*** Opening RECORDS FOR PROCESSING ***

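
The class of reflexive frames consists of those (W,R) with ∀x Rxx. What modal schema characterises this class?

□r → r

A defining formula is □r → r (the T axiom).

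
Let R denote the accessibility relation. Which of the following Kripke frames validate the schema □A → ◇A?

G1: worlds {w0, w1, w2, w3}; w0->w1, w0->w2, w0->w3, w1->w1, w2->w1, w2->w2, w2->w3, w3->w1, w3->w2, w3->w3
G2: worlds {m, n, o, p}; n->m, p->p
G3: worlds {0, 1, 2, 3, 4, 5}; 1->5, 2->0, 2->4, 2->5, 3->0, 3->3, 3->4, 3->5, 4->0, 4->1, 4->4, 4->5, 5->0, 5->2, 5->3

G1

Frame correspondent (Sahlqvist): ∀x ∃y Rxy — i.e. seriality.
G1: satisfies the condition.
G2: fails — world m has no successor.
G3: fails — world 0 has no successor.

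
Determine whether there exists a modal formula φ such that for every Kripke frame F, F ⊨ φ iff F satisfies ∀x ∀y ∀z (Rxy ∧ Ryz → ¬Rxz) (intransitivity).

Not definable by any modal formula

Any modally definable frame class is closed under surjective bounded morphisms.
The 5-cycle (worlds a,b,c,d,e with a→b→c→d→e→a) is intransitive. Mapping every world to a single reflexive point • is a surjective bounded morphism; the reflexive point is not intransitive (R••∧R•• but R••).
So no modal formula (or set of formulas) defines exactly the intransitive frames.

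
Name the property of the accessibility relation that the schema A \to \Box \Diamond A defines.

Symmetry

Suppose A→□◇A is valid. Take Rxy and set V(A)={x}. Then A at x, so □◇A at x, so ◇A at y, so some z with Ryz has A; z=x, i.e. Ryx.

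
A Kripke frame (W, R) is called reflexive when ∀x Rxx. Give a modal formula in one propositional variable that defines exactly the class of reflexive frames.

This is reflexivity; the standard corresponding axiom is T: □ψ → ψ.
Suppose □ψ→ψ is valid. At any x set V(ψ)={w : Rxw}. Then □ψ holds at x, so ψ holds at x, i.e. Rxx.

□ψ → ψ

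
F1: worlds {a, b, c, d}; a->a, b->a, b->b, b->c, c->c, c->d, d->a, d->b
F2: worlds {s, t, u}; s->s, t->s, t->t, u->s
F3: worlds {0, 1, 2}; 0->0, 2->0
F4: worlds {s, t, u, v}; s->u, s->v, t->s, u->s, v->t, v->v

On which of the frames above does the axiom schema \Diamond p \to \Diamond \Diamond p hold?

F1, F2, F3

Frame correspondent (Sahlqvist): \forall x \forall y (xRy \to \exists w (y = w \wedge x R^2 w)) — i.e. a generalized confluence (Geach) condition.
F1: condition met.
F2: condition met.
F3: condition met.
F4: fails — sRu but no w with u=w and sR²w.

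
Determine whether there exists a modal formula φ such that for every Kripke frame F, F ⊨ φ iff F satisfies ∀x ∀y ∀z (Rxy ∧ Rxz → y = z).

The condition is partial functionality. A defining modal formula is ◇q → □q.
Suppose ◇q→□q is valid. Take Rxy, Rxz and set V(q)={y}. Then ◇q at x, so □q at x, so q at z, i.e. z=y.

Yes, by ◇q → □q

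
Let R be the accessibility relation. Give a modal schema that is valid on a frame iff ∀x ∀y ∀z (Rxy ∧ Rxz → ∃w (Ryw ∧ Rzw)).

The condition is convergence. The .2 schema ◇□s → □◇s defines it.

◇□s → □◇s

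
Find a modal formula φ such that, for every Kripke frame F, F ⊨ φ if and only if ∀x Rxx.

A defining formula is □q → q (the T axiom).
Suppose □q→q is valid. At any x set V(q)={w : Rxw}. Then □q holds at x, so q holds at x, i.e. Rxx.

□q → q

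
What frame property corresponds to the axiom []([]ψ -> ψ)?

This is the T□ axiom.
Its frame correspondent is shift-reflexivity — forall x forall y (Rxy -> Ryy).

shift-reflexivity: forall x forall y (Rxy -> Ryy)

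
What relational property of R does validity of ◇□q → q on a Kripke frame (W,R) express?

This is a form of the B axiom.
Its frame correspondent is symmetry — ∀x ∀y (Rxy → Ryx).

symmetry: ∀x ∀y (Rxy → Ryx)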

*** Closing RECORDS FOR PROCESSING ***

TRY IT ->
Starting at the line where "What relational property" appears, write out every line exactly as it stands until the listing ends, and add nothing.

RESULT FOR THIS EXERCISE ->
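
What relational property of R does validity of ◇□q → q on a Kripke frame (W,R) express?

This is a form of the B axiom.
Its frame correspondent is symmetry — ∀x ∀y (Rxy → Ryx).

symmetry: ∀x ∀y (Rxy → Ryx)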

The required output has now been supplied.